[Collected data]
════
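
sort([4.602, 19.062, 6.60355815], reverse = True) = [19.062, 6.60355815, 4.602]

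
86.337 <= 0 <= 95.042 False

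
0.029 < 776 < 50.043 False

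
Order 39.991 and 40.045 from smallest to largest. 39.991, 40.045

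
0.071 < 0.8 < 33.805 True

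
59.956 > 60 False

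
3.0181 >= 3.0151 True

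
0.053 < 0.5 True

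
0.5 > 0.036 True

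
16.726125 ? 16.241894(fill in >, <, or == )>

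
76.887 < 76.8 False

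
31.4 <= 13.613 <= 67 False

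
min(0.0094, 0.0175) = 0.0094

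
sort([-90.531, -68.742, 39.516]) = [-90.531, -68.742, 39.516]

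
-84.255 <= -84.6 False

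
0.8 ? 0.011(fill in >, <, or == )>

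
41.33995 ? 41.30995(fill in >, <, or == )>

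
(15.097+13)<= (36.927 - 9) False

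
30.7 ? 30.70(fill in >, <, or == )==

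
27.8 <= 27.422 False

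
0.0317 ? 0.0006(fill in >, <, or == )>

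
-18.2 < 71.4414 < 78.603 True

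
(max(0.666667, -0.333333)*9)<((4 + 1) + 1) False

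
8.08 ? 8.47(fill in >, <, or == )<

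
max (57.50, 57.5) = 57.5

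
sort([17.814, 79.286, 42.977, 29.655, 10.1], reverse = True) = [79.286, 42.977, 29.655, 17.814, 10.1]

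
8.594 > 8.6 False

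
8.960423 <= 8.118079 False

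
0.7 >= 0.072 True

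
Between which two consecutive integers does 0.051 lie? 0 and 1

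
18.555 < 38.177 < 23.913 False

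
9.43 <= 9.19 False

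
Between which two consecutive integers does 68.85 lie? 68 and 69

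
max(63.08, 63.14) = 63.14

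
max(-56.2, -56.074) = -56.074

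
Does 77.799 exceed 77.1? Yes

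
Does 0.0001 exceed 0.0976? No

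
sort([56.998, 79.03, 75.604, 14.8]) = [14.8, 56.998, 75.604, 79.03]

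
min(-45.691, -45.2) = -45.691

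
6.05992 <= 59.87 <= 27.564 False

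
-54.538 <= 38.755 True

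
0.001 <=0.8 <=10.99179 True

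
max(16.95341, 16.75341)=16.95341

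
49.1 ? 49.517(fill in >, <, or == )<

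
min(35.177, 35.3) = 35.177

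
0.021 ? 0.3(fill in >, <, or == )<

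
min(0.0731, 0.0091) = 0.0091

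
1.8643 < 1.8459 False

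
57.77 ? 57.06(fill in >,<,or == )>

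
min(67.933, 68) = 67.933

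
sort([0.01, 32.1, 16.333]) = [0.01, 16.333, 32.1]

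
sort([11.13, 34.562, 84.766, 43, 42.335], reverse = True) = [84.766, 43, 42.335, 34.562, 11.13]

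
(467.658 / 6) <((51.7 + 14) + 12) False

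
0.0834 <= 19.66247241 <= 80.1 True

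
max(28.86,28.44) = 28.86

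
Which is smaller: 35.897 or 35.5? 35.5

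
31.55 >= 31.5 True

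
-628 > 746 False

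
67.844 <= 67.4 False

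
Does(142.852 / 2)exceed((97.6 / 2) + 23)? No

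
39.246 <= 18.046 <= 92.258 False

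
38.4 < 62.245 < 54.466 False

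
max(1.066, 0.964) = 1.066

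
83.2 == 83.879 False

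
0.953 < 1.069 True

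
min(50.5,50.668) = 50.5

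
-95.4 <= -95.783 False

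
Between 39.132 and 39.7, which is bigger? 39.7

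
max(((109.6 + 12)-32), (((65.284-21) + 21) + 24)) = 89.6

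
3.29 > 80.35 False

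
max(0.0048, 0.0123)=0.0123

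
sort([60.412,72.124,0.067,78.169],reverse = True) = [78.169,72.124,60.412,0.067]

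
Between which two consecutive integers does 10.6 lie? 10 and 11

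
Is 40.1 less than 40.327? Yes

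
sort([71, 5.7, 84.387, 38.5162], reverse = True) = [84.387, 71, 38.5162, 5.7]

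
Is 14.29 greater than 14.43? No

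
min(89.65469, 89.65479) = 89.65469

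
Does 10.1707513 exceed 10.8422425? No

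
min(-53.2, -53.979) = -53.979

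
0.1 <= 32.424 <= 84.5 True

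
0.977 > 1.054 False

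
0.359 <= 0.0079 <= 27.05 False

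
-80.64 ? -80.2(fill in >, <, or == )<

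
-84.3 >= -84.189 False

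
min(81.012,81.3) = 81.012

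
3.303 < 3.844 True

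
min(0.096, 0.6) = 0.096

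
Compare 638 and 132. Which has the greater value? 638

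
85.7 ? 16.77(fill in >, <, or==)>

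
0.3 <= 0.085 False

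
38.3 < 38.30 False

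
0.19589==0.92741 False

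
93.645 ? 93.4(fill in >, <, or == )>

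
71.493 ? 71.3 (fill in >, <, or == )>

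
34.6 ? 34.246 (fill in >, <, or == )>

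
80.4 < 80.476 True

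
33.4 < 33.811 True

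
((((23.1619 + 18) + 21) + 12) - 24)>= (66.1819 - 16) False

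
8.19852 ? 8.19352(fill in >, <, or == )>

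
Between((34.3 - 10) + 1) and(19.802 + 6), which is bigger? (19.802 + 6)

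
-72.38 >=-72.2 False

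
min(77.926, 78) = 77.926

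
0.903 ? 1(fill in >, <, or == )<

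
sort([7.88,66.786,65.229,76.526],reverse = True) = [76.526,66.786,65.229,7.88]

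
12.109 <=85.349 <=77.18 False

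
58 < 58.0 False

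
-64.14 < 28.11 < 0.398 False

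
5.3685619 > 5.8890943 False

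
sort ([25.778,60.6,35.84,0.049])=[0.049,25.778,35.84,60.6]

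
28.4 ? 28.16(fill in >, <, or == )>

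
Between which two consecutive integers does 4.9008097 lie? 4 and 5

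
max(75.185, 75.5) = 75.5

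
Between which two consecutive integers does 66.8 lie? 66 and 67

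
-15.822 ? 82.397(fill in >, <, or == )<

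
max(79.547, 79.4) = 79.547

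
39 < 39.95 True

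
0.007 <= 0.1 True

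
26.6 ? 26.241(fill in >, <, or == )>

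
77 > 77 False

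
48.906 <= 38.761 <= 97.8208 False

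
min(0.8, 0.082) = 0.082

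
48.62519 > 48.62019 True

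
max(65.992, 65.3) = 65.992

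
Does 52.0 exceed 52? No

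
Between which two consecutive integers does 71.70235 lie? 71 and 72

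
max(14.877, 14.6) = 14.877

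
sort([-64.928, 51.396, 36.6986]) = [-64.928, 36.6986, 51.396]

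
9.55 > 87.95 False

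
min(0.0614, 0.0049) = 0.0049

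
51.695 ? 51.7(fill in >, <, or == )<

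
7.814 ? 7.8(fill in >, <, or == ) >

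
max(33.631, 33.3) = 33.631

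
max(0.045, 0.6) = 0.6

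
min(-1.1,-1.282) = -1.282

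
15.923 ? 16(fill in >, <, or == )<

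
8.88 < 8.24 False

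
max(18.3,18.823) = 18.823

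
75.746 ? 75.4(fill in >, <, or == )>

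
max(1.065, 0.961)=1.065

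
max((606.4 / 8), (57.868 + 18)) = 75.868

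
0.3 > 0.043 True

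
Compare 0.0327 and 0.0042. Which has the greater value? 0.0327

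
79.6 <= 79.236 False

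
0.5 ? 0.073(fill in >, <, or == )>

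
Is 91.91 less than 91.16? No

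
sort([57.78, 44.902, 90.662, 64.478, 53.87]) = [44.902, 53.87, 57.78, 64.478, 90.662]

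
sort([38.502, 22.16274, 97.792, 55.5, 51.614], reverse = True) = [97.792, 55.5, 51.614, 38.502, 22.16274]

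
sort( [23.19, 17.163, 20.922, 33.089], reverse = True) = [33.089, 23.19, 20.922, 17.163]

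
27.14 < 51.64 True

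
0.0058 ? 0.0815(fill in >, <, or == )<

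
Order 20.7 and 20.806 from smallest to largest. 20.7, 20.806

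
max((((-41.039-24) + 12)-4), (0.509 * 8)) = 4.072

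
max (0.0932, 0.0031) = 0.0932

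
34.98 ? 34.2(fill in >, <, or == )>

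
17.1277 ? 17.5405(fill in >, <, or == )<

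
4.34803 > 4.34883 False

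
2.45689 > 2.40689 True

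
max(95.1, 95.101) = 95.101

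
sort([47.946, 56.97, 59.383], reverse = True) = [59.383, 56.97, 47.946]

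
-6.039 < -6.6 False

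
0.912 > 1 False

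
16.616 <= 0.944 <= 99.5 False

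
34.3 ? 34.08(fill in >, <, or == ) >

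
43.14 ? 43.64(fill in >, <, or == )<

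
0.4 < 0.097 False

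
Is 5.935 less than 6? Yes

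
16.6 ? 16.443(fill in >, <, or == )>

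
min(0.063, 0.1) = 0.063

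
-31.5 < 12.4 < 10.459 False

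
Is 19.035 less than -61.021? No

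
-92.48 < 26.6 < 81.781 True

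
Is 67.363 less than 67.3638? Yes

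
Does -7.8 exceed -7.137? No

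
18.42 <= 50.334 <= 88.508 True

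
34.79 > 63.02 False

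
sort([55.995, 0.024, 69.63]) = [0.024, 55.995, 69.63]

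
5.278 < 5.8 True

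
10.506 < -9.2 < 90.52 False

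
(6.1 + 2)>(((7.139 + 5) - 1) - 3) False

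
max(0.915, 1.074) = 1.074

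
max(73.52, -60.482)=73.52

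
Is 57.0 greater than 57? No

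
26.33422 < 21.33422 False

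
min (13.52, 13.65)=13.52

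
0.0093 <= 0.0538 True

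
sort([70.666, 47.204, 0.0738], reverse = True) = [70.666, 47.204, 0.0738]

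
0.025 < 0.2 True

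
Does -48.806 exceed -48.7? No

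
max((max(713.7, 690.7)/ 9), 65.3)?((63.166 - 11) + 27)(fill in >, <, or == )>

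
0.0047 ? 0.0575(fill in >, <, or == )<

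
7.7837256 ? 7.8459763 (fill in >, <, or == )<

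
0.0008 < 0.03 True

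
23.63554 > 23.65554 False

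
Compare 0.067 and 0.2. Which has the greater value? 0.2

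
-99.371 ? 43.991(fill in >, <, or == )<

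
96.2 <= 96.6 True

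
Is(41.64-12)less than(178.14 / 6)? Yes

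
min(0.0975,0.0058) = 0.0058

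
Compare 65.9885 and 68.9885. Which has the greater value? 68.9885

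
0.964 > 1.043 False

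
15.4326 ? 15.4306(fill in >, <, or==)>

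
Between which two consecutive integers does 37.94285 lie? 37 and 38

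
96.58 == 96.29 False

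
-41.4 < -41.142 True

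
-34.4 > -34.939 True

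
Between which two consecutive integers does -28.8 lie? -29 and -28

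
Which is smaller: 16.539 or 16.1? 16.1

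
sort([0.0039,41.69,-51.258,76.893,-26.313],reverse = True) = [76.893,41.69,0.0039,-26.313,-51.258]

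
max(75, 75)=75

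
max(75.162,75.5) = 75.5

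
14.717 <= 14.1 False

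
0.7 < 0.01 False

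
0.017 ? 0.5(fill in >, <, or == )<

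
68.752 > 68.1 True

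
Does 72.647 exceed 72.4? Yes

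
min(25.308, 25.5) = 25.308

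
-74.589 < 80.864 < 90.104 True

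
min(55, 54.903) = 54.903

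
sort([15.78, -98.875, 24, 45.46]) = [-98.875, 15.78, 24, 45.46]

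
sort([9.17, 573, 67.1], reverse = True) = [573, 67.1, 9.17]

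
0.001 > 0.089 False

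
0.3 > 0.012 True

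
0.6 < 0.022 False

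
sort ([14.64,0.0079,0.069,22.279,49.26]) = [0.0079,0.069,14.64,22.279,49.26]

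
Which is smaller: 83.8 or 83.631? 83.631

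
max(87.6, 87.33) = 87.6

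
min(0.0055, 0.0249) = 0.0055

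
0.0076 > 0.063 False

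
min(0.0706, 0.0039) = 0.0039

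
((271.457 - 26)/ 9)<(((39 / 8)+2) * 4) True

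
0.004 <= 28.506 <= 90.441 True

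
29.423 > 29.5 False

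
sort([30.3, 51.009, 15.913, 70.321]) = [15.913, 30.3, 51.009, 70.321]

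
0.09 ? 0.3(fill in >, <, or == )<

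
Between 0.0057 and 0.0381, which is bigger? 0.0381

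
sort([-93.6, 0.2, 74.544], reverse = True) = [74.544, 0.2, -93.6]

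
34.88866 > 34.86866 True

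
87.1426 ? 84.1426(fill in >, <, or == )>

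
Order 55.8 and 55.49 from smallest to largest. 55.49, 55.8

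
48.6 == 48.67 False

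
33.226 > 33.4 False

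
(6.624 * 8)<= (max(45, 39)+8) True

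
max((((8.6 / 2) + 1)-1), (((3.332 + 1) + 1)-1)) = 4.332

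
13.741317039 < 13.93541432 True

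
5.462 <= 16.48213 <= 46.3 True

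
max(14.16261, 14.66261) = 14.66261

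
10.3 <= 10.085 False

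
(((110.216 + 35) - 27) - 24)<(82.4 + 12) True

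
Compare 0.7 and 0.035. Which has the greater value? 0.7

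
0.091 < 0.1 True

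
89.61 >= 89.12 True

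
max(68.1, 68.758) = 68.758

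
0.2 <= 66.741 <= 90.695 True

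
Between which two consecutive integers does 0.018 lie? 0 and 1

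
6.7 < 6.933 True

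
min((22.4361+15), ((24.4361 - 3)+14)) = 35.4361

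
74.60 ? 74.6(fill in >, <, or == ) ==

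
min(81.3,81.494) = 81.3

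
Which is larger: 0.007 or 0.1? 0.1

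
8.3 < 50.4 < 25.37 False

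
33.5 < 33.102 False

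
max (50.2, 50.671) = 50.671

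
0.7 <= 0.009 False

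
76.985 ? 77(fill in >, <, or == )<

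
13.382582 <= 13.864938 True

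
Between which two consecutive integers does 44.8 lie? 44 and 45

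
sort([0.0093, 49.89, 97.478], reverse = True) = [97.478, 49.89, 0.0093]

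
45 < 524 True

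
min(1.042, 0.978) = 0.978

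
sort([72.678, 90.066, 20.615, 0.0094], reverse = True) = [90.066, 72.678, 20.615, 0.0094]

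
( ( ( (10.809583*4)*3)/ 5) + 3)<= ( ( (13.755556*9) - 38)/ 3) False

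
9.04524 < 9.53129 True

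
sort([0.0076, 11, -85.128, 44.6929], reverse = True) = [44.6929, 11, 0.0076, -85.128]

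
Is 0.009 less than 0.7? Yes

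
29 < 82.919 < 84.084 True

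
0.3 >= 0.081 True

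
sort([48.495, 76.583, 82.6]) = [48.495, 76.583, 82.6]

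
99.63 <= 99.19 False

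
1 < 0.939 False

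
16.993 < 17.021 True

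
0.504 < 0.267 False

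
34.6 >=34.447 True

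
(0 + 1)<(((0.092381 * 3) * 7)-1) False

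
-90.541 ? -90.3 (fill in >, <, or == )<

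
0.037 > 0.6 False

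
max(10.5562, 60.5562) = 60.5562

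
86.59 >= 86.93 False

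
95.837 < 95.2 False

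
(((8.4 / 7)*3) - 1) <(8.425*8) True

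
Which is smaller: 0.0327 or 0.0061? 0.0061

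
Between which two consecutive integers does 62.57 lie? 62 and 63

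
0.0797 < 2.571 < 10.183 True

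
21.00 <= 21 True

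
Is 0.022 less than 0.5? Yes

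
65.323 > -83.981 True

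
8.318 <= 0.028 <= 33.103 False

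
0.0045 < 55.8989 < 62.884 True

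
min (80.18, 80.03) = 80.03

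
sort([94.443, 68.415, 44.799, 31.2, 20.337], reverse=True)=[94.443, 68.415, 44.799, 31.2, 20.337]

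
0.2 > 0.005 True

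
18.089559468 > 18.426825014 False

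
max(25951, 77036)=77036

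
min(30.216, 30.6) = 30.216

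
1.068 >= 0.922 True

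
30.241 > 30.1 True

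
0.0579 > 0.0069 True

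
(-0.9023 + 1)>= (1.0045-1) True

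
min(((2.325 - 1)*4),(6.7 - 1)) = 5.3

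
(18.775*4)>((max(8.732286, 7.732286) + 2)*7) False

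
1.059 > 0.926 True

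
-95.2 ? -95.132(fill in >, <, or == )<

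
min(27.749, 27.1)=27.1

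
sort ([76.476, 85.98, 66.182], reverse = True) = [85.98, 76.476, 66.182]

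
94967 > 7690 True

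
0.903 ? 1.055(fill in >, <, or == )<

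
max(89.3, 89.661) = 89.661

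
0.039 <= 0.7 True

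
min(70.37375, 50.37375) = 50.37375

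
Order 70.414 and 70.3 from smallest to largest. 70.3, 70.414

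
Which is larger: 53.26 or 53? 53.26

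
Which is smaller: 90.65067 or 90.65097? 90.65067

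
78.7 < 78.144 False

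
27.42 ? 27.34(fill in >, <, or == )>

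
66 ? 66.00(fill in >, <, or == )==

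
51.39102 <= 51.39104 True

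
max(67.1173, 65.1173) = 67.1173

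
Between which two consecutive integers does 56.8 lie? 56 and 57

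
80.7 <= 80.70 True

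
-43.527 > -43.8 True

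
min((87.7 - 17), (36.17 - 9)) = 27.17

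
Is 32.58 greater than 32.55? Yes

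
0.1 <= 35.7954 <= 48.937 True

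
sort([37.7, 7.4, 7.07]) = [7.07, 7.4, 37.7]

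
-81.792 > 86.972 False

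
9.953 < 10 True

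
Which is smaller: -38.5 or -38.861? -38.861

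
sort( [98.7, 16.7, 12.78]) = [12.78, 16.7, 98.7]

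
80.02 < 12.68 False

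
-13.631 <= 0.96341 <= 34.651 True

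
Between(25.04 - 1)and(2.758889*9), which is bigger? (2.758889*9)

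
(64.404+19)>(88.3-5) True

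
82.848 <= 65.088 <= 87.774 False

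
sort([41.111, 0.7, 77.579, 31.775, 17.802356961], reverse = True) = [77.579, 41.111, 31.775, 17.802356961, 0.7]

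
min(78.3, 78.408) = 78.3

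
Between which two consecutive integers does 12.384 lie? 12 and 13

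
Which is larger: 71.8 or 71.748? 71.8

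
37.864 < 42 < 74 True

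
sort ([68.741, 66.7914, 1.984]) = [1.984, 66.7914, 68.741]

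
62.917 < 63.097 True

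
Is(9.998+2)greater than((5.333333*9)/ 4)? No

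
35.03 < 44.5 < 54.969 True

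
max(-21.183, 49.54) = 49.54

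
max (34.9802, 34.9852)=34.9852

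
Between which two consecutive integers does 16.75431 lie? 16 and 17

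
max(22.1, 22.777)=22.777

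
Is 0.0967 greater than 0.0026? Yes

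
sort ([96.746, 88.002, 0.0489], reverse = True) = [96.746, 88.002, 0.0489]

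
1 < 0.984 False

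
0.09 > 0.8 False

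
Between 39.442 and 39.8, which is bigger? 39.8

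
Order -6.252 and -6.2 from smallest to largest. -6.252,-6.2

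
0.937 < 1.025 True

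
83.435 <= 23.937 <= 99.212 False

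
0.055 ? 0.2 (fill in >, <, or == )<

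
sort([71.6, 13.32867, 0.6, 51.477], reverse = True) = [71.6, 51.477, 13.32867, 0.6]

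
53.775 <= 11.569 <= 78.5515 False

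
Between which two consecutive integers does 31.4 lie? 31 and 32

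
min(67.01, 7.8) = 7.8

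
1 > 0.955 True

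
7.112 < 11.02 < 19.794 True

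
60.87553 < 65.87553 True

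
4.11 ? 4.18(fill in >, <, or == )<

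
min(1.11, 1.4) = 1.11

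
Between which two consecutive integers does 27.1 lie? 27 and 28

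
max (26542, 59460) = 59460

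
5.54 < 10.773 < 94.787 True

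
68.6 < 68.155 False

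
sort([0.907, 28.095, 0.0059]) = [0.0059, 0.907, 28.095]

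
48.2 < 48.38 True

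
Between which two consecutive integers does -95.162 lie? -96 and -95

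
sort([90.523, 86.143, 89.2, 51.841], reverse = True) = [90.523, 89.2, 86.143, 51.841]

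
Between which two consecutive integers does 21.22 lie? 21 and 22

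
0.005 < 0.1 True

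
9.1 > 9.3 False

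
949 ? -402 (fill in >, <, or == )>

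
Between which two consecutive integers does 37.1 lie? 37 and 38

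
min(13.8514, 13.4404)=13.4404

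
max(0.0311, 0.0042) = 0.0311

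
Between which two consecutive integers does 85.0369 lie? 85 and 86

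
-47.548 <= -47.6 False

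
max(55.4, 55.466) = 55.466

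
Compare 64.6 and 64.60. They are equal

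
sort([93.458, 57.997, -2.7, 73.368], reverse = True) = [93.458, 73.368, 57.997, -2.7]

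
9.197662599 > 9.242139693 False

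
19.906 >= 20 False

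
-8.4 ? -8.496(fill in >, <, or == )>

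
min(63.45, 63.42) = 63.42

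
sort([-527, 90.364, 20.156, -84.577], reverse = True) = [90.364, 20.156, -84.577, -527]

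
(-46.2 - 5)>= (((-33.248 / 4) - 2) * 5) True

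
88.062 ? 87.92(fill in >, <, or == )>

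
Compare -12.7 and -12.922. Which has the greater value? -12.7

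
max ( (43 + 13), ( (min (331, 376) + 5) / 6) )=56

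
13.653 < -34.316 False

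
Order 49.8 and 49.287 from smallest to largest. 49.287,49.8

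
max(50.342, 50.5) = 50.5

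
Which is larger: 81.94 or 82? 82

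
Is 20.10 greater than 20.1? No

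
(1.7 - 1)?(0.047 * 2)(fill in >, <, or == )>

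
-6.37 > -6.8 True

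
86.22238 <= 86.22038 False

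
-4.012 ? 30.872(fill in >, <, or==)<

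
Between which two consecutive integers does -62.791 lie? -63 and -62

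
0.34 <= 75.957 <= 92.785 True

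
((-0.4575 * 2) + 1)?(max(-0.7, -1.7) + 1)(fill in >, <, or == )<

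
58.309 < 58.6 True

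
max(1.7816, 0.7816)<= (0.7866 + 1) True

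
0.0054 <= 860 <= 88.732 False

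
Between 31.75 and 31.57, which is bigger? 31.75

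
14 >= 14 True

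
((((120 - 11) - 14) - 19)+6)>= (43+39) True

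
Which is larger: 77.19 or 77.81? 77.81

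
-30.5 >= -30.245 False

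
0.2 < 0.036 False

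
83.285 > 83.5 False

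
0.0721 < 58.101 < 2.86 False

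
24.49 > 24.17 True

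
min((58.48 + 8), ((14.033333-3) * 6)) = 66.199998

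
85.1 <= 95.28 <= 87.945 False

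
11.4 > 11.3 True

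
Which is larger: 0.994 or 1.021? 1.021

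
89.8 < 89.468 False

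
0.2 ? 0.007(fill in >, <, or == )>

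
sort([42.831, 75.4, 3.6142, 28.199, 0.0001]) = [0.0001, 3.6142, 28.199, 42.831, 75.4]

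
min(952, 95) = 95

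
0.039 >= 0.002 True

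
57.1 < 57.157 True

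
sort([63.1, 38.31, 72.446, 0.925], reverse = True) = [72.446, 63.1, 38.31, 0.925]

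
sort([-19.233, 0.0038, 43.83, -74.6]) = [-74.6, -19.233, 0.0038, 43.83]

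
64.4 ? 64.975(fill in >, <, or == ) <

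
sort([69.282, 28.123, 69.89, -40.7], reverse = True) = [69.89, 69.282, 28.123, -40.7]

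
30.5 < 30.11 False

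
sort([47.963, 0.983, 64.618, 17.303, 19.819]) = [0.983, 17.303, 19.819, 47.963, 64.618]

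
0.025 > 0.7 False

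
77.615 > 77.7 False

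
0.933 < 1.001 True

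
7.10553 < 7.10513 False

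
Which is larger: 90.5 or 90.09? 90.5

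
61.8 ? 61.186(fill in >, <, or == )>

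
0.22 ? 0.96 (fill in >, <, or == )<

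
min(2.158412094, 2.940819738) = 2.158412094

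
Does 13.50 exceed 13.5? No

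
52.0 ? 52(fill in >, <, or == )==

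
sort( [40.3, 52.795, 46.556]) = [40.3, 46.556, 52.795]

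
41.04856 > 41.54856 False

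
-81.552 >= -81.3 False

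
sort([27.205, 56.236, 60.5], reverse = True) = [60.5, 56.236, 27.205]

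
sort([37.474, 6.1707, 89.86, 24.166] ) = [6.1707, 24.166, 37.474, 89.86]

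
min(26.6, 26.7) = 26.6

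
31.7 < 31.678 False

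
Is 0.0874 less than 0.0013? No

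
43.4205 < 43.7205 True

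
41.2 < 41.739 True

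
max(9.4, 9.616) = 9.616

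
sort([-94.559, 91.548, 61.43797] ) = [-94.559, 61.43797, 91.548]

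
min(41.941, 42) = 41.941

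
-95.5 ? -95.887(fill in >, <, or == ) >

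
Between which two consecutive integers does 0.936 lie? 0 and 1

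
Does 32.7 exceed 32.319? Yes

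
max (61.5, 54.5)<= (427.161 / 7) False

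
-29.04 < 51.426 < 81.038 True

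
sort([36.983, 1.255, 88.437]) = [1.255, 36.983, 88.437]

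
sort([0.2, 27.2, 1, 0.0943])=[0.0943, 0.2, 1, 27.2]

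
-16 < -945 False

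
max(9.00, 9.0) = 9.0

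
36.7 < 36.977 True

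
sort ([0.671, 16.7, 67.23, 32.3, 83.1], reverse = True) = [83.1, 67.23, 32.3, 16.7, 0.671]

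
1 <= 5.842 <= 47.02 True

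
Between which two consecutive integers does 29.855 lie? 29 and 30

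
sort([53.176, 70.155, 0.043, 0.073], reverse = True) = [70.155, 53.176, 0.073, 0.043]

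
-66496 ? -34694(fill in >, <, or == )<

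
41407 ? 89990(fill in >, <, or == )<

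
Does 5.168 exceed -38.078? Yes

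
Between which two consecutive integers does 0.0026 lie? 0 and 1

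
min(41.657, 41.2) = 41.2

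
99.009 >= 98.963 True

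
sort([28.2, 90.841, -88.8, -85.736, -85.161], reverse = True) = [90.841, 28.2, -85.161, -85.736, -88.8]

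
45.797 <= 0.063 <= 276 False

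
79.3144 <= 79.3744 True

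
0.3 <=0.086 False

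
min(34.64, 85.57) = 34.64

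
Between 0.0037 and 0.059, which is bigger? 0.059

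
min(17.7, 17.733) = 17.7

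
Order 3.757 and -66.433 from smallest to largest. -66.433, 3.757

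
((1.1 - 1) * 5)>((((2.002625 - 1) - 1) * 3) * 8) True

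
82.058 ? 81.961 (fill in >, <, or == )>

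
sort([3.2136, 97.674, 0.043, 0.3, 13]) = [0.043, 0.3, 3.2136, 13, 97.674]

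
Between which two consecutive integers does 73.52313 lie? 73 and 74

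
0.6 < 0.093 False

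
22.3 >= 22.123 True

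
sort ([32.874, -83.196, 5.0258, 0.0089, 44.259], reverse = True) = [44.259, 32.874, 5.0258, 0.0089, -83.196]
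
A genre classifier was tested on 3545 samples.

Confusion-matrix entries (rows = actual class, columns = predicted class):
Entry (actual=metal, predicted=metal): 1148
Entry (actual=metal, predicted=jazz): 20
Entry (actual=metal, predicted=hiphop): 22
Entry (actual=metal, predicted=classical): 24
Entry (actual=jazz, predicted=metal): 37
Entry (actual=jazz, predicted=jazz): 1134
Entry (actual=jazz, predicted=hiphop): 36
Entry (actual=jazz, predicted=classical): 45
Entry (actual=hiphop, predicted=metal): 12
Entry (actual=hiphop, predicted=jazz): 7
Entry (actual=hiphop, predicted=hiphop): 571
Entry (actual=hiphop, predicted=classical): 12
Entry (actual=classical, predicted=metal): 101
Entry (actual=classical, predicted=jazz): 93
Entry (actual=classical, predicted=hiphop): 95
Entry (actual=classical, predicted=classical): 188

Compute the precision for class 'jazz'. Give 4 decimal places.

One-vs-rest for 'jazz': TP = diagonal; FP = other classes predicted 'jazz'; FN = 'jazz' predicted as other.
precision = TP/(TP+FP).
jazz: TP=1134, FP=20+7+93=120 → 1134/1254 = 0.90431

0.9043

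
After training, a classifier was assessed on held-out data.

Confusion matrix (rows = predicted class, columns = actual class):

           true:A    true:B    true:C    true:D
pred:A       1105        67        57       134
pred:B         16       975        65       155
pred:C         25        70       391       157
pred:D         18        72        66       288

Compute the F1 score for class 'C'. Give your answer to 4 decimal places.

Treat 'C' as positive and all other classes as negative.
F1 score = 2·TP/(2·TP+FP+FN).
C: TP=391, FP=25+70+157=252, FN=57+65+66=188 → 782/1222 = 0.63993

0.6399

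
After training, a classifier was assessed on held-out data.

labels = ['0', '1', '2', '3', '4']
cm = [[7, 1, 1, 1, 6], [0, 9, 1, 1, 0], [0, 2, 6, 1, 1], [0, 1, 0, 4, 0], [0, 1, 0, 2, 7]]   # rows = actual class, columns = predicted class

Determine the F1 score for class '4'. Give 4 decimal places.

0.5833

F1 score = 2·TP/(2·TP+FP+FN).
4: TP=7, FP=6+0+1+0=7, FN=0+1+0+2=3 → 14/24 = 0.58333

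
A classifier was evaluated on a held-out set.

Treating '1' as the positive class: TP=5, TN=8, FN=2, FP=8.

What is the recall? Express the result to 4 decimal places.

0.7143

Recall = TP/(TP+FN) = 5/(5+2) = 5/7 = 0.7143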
════
Task to carry out – Your answer should consist of the lines above that hold the word "value".

Final answer –
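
Compare 638 and 132. Which has the greater value? 638
Compare 0.0327 and 0.0042. Which has the greater value? 0.0327
Compare 0.067 and 0.2. Which has the greater value? 0.2
Compare 65.9885 and 68.9885. Which has the greater value? 68.9885
Compare 0.7 and 0.035. Which has the greater value? 0.7
Compare -12.7 and -12.922. Which has the greater value? -12.7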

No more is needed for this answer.